**DATA TO PROCESS:**
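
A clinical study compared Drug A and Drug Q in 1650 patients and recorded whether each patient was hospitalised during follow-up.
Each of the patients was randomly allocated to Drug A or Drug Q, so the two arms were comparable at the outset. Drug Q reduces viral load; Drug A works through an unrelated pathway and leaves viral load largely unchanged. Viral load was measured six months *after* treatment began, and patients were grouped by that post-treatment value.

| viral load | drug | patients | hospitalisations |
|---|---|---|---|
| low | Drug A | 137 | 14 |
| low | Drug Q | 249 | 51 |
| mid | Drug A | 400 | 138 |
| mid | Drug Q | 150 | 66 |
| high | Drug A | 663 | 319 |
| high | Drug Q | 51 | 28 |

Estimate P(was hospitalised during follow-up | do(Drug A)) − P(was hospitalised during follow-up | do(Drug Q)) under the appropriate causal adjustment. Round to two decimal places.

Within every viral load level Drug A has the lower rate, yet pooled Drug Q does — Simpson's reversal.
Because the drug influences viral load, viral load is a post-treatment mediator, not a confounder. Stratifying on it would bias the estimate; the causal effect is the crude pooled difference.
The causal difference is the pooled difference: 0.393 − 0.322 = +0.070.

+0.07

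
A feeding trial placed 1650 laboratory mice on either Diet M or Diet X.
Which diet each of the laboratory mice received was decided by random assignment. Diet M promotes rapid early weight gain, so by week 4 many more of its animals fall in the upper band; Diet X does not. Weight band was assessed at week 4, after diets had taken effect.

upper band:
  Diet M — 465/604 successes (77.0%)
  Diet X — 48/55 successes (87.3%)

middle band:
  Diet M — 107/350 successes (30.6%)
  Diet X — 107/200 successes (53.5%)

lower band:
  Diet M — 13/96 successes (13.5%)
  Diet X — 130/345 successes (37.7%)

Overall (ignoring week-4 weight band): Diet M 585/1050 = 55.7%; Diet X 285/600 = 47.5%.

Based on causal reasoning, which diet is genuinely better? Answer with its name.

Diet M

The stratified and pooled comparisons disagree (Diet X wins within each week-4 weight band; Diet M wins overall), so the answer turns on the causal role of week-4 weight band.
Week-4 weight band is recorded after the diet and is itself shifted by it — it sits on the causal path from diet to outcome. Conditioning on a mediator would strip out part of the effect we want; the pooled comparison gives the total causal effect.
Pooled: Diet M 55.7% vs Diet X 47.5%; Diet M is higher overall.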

**WHAT YOU ARE ASKED TO DO:** Each line of the listing should be copied exactly.

**EXERCISE SOLUTION:**
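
A clinical study compared Drug A and Drug Q in 1650 patients and recorded whether each patient was hospitalised during follow-up.
Each of the patients was randomly allocated to Drug A or Drug Q, so the two arms were comparable at the outset. Drug Q reduces viral load; Drug A works through an unrelated pathway and leaves viral load largely unchanged. Viral load was measured six months *after* treatment began, and patients were grouped by that post-treatment value.

| viral load | drug | patients | hospitalisations |
|---|---|---|---|
| low | Drug A | 137 | 14 |
| low | Drug Q | 249 | 51 |
| mid | Drug A | 400 | 138 |
| mid | Drug Q | 150 | 66 |
| high | Drug A | 663 | 319 |
| high | Drug Q | 51 | 28 |

Estimate P(was hospitalised during follow-up | do(Drug A)) − P(was hospitalised during follow-up | do(Drug Q)) under the appropriate causal adjustment. Round to two decimal places.

Within every viral load level Drug A has the lower rate, yet pooled Drug Q does — Simpson's reversal.
Because the drug influences viral load, viral load is a post-treatment mediator, not a confounder. Stratifying on it would bias the estimate; the causal effect is the crude pooled difference.
The causal difference is the pooled difference: 0.393 − 0.322 = +0.070.

+0.07

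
A feeding trial placed 1650 laboratory mice on either Diet M or Diet X.
Which diet each of the laboratory mice received was decided by random assignment. Diet M promotes rapid early weight gain, so by week 4 many more of its animals fall in the upper band; Diet X does not. Weight band was assessed at week 4, after diets had taken effect.

upper band:
  Diet M — 465/604 successes (77.0%)
  Diet X — 48/55 successes (87.3%)

middle band:
  Diet M — 107/350 successes (30.6%)
  Diet X — 107/200 successes (53.5%)

lower band:
  Diet M — 13/96 successes (13.5%)
  Diet X — 130/345 successes (37.7%)

Overall (ignoring week-4 weight band): Diet M 585/1050 = 55.7%; Diet X 285/600 = 47.5%.

Based on causal reasoning, which diet is genuinely better? Answer with its name.

Diet M

The stratified and pooled comparisons disagree (Diet X wins within each week-4 weight band; Diet M wins overall), so the answer turns on the causal role of week-4 weight band.
Week-4 weight band is recorded after the diet and is itself shifted by it — it sits on the causal path from diet to outcome. Conditioning on a mediator would strip out part of the effect we want; the pooled comparison gives the total causal effect.
Pooled: Diet M 55.7% vs Diet X 47.5%; Diet M is higher overall.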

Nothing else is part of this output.